• **DATA IN THIS EXERCISE**:
Content starts

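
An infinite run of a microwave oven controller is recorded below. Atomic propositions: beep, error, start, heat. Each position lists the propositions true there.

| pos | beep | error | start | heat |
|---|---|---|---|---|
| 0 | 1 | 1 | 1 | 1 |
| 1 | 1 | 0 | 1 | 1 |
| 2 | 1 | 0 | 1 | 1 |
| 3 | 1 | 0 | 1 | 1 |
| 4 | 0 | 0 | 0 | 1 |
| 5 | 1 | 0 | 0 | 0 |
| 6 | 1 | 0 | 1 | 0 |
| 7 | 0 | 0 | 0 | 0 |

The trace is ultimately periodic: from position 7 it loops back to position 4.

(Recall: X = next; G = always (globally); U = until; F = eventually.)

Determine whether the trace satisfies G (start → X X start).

Violated

start → X X start must hold at every position from 0 onward. It fails at position 2, so G (start → X X start) is false.
Positions where start holds: 0, 1, 2, 3, 6.
Check X X start at each: 0→ok, 1→ok, 2→fails, 3→fails, 6→fails.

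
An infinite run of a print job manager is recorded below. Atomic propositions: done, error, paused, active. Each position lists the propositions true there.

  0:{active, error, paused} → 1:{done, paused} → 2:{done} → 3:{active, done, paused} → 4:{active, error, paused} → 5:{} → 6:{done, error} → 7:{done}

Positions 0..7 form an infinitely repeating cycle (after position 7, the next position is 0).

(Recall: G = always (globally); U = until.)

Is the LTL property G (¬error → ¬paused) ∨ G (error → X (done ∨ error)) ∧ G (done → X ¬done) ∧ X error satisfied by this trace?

¬error → ¬paused must hold at every position from 0 onward. It fails at position 1, so G (¬error → ¬paused) is false.
Positions where ¬error holds: 1, 2, 3, 5, 7.
Check ¬paused at each: 1→fails, 2→ok, 3→fails, 5→ok, 7→ok.
At position 0: G (¬error → ¬paused) is false; G (error → X (done ∨ error)) ∧ G (done → X ¬done) ∧ X error is false; so G (¬error → ¬paused) ∨ G (error → X (done ∨ error)) ∧ G (done → X ¬done) ∧ X error is false.

No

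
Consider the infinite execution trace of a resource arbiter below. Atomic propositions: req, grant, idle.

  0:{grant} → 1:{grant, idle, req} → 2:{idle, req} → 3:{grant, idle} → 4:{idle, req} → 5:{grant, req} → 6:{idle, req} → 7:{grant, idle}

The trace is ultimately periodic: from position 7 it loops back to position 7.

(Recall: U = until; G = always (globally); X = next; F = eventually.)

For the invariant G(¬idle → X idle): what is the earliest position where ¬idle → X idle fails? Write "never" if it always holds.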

Content ends

For this exercise, copy all of the material exactly as it stands.

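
An infinite run of a microwave oven controller is recorded below. Atomic propositions: beep, error, start, heat. Each position lists the propositions true there.

| pos | beep | error | start | heat |
|---|---|---|---|---|
| 0 | 1 | 1 | 1 | 1 |
| 1 | 1 | 0 | 1 | 1 |
| 2 | 1 | 0 | 1 | 1 |
| 3 | 1 | 0 | 1 | 1 |
| 4 | 0 | 0 | 0 | 1 |
| 5 | 1 | 0 | 0 | 0 |
| 6 | 1 | 0 | 1 | 0 |
| 7 | 0 | 0 | 0 | 0 |

The trace is ultimately periodic: from position 7 it loops back to position 4.

(Recall: X = next; G = always (globally); U = until; F = eventually.)

Determine whether the trace satisfies G (start → X X start).

Violated

start → X X start must hold at every position from 0 onward. It fails at position 2, so G (start → X X start) is false.
Positions where start holds: 0, 1, 2, 3, 6.
Check X X start at each: 0→ok, 1→ok, 2→fails, 3→fails, 6→fails.

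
An infinite run of a print job manager is recorded below. Atomic propositions: done, error, paused, active. Each position lists the propositions true there.

  0:{active, error, paused} → 1:{done, paused} → 2:{done} → 3:{active, done, paused} → 4:{active, error, paused} → 5:{} → 6:{done, error} → 7:{done}

Positions 0..7 form an infinitely repeating cycle (after position 7, the next position is 0).

(Recall: G = always (globally); U = until.)

Is the LTL property G (¬error → ¬paused) ∨ G (error → X (done ∨ error)) ∧ G (done → X ¬done) ∧ X error satisfied by this trace?

¬error → ¬paused must hold at every position from 0 onward. It fails at position 1, so G (¬error → ¬paused) is false.
Positions where ¬error holds: 1, 2, 3, 5, 7.
Check ¬paused at each: 1→fails, 2→ok, 3→fails, 5→ok, 7→ok.
At position 0: G (¬error → ¬paused) is false; G (error → X (done ∨ error)) ∧ G (done → X ¬done) ∧ X error is false; so G (¬error → ¬paused) ∨ G (error → X (done ∨ error)) ∧ G (done → X ¬done) ∧ X error is false.

No

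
Consider the infinite execution trace of a resource arbiter below. Atomic propositions: req, grant, idle.

  0:{grant} → 1:{grant, idle, req} → 2:{idle, req} → 3:{grant, idle} → 4:{idle, req} → 5:{grant, req} → 6:{idle, req} → 7:{grant, idle}

The trace is ultimately periodic: from position 7 it loops back to position 7.

(Recall: U = until; G = always (globally); X = next; F = eventually.)

For the invariant G(¬idle → X idle): what is the earliest position where ¬idle → X idle fails? Write "never" if it always holds.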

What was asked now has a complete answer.